REQUIREMENT »
Nothing is to be left out: repeat every entry exactly as given.

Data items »

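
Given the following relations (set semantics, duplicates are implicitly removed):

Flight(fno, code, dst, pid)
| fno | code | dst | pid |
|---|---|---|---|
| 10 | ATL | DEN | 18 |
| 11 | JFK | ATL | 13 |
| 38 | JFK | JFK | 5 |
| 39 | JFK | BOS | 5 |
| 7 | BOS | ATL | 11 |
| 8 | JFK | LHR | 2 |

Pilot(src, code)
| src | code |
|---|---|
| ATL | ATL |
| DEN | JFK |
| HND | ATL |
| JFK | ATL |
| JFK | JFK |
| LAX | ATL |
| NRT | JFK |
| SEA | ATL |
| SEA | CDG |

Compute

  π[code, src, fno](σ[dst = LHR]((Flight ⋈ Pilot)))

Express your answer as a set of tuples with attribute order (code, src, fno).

{(JFK, DEN, 8), (JFK, JFK, 8), (JFK, NRT, 8)}

Flight ⋈ Pilot (natural join on code): {(10, ATL, DEN, 18, ATL), (10, ATL, DEN, 18, HND), (10, ATL, DEN, 18, JFK), (10, ATL, DEN, 18, LAX), (10, ATL, DEN, 18, SEA), (11, JFK, ATL, 13, DEN), (11, JFK, ATL, 13, JFK), (11, JFK, ATL, 13, NRT), (38, JFK, JFK, 5, DEN), (38, JFK, JFK, 5, JFK), (38, JFK, JFK, 5, NRT), (39, JFK, BOS, 5, DEN), (39, JFK, BOS, 5, JFK), (39, JFK, BOS, 5, NRT), (8, JFK, LHR, 2, DEN), (8, JFK, LHR, 2, JFK), (8, JFK, LHR, 2, NRT)}
Filtering on dst = LHR leaves {(8, JFK, LHR, 2, DEN), (8, JFK, LHR, 2, JFK), (8, JFK, LHR, 2, NRT)}.
π_{code, src, fno} gives {(JFK, DEN, 8), (JFK, JFK, 8), (JFK, NRT, 8)}.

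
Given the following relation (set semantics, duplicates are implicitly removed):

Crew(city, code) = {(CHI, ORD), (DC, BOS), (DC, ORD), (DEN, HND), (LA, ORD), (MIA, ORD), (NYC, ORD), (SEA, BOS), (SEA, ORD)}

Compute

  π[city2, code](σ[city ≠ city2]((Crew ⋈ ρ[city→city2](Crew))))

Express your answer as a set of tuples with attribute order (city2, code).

ρ[city→city2]: schema becomes (city2, code); tuples unchanged.
Joining Crew and ρ[city→city2](Crew) on code yields {(CHI, ORD, CHI), (CHI, ORD, DC), (CHI, ORD, LA), (CHI, ORD, MIA), (CHI, ORD, NYC), (CHI, ORD, SEA), (DC, BOS, DC), (DC, BOS, SEA), (DC, ORD, CHI), (DC, ORD, DC), (DC, ORD, LA), (DC, ORD, MIA), (DC, ORD, NYC), (DC, ORD, SEA), (DEN, HND, DEN), (LA, ORD, CHI), (LA, ORD, DC), (LA, ORD, LA), (LA, ORD, MIA), (LA, ORD, NYC), (LA, ORD, SEA), (MIA, ORD, CHI), (MIA, ORD, DC), (MIA, ORD, LA), (MIA, ORD, MIA), (MIA, ORD, NYC), (MIA, ORD, SEA), (NYC, ORD, CHI), (NYC, ORD, DC), (NYC, ORD, LA), (NYC, ORD, MIA), (NYC, ORD, NYC), (NYC, ORD, SEA), (SEA, BOS, DC), (SEA, BOS, SEA), (SEA, ORD, CHI), (SEA, ORD, DC), (SEA, ORD, LA), (SEA, ORD, MIA), (SEA, ORD, NYC), (SEA, ORD, SEA)}.
σ[city ≠ city2]: keep tuples satisfying city ≠ city2 → {(CHI, ORD, DC), (CHI, ORD, LA), (CHI, ORD, MIA), (CHI, ORD, NYC), (CHI, ORD, SEA), (DC, BOS, SEA), (DC, ORD, CHI), (DC, ORD, LA), (DC, ORD, MIA), (DC, ORD, NYC), (DC, ORD, SEA), (LA, ORD, CHI), (LA, ORD, DC), (LA, ORD, MIA), (LA, ORD, NYC), (LA, ORD, SEA), (MIA, ORD, CHI), (MIA, ORD, DC), (MIA, ORD, LA), (MIA, ORD, NYC), (MIA, ORD, SEA), (NYC, ORD, CHI), (NYC, ORD, DC), (NYC, ORD, LA), (NYC, ORD, MIA), (NYC, ORD, SEA), (SEA, BOS, DC), (SEA, ORD, CHI), (SEA, ORD, DC), (SEA, ORD, LA), (SEA, ORD, MIA), (SEA, ORD, NYC)}
Projecting to city2, code (24 duplicate(s) eliminated): {(CHI, ORD), (DC, BOS), (DC, ORD), (LA, ORD), (MIA, ORD), (NYC, ORD), (SEA, BOS), (SEA, ORD)}

{(CHI, ORD), (DC, BOS), (DC, ORD), (LA, ORD), (MIA, ORD), (NYC, ORD), (SEA, BOS), (SEA, ORD)}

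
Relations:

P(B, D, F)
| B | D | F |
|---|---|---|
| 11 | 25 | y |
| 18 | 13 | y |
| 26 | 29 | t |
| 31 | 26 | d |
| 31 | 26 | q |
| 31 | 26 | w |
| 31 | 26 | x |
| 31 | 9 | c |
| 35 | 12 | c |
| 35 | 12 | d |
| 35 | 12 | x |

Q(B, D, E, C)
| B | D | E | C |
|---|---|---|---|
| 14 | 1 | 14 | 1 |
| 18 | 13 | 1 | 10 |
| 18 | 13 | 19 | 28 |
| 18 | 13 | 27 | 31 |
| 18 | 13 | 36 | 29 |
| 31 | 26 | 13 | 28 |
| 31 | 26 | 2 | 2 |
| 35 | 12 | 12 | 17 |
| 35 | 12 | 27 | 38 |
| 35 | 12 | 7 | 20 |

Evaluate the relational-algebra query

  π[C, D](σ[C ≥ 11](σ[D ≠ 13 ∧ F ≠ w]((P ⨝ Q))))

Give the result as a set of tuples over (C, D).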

ANSWER TO THE PROBLEM »
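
Given the following relations (set semantics, duplicates are implicitly removed):

Flight(fno, code, dst, pid)
| fno | code | dst | pid |
|---|---|---|---|
| 10 | ATL | DEN | 18 |
| 11 | JFK | ATL | 13 |
| 38 | JFK | JFK | 5 |
| 39 | JFK | BOS | 5 |
| 7 | BOS | ATL | 11 |
| 8 | JFK | LHR | 2 |

Pilot(src, code)
| src | code |
|---|---|
| ATL | ATL |
| DEN | JFK |
| HND | ATL |
| JFK | ATL |
| JFK | JFK |
| LAX | ATL |
| NRT | JFK |
| SEA | ATL |
| SEA | CDG |

Compute

  π[code, src, fno](σ[dst = LHR]((Flight ⋈ Pilot)))

Express your answer as a set of tuples with attribute order (code, src, fno).

{(JFK, DEN, 8), (JFK, JFK, 8), (JFK, NRT, 8)}

Flight ⋈ Pilot (natural join on code): {(10, ATL, DEN, 18, ATL), (10, ATL, DEN, 18, HND), (10, ATL, DEN, 18, JFK), (10, ATL, DEN, 18, LAX), (10, ATL, DEN, 18, SEA), (11, JFK, ATL, 13, DEN), (11, JFK, ATL, 13, JFK), (11, JFK, ATL, 13, NRT), (38, JFK, JFK, 5, DEN), (38, JFK, JFK, 5, JFK), (38, JFK, JFK, 5, NRT), (39, JFK, BOS, 5, DEN), (39, JFK, BOS, 5, JFK), (39, JFK, BOS, 5, NRT), (8, JFK, LHR, 2, DEN), (8, JFK, LHR, 2, JFK), (8, JFK, LHR, 2, NRT)}
Filtering on dst = LHR leaves {(8, JFK, LHR, 2, DEN), (8, JFK, LHR, 2, JFK), (8, JFK, LHR, 2, NRT)}.
π_{code, src, fno} gives {(JFK, DEN, 8), (JFK, JFK, 8), (JFK, NRT, 8)}.

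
Given the following relation (set semantics, duplicates are implicitly removed):

Crew(city, code) = {(CHI, ORD), (DC, BOS), (DC, ORD), (DEN, HND), (LA, ORD), (MIA, ORD), (NYC, ORD), (SEA, BOS), (SEA, ORD)}

Compute

  π[city2, code](σ[city ≠ city2]((Crew ⋈ ρ[city→city2](Crew))))

Express your answer as a set of tuples with attribute order (city2, code).

ρ[city→city2]: schema becomes (city2, code); tuples unchanged.
Joining Crew and ρ[city→city2](Crew) on code yields {(CHI, ORD, CHI), (CHI, ORD, DC), (CHI, ORD, LA), (CHI, ORD, MIA), (CHI, ORD, NYC), (CHI, ORD, SEA), (DC, BOS, DC), (DC, BOS, SEA), (DC, ORD, CHI), (DC, ORD, DC), (DC, ORD, LA), (DC, ORD, MIA), (DC, ORD, NYC), (DC, ORD, SEA), (DEN, HND, DEN), (LA, ORD, CHI), (LA, ORD, DC), (LA, ORD, LA), (LA, ORD, MIA), (LA, ORD, NYC), (LA, ORD, SEA), (MIA, ORD, CHI), (MIA, ORD, DC), (MIA, ORD, LA), (MIA, ORD, MIA), (MIA, ORD, NYC), (MIA, ORD, SEA), (NYC, ORD, CHI), (NYC, ORD, DC), (NYC, ORD, LA), (NYC, ORD, MIA), (NYC, ORD, NYC), (NYC, ORD, SEA), (SEA, BOS, DC), (SEA, BOS, SEA), (SEA, ORD, CHI), (SEA, ORD, DC), (SEA, ORD, LA), (SEA, ORD, MIA), (SEA, ORD, NYC), (SEA, ORD, SEA)}.
σ[city ≠ city2]: keep tuples satisfying city ≠ city2 → {(CHI, ORD, DC), (CHI, ORD, LA), (CHI, ORD, MIA), (CHI, ORD, NYC), (CHI, ORD, SEA), (DC, BOS, SEA), (DC, ORD, CHI), (DC, ORD, LA), (DC, ORD, MIA), (DC, ORD, NYC), (DC, ORD, SEA), (LA, ORD, CHI), (LA, ORD, DC), (LA, ORD, MIA), (LA, ORD, NYC), (LA, ORD, SEA), (MIA, ORD, CHI), (MIA, ORD, DC), (MIA, ORD, LA), (MIA, ORD, NYC), (MIA, ORD, SEA), (NYC, ORD, CHI), (NYC, ORD, DC), (NYC, ORD, LA), (NYC, ORD, MIA), (NYC, ORD, SEA), (SEA, BOS, DC), (SEA, ORD, CHI), (SEA, ORD, DC), (SEA, ORD, LA), (SEA, ORD, MIA), (SEA, ORD, NYC)}
Projecting to city2, code (24 duplicate(s) eliminated): {(CHI, ORD), (DC, BOS), (DC, ORD), (LA, ORD), (MIA, ORD), (NYC, ORD), (SEA, BOS), (SEA, ORD)}

{(CHI, ORD), (DC, BOS), (DC, ORD), (LA, ORD), (MIA, ORD), (NYC, ORD), (SEA, BOS), (SEA, ORD)}

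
Relations:

P(B, D, F)
| B | D | F |
|---|---|---|
| 11 | 25 | y |
| 18 | 13 | y |
| 26 | 29 | t |
| 31 | 26 | d |
| 31 | 26 | q |
| 31 | 26 | w |
| 31 | 26 | x |
| 31 | 9 | c |
| 35 | 12 | c |
| 35 | 12 | d |
| 35 | 12 | x |

Q(B, D, E, C)
| B | D | E | C |
|---|---|---|---|
| 14 | 1 | 14 | 1 |
| 18 | 13 | 1 | 10 |
| 18 | 13 | 19 | 28 |
| 18 | 13 | 27 | 31 |
| 18 | 13 | 36 | 29 |
| 31 | 26 | 13 | 28 |
| 31 | 26 | 2 | 2 |
| 35 | 12 | 12 | 17 |
| 35 | 12 | 27 | 38 |
| 35 | 12 | 7 | 20 |

Evaluate the relational-algebra query

  π[C, D](σ[C ≥ 11](σ[D ≠ 13 ∧ F ≠ w]((P ⨝ Q))))

Give the result as a set of tuples over (C, D).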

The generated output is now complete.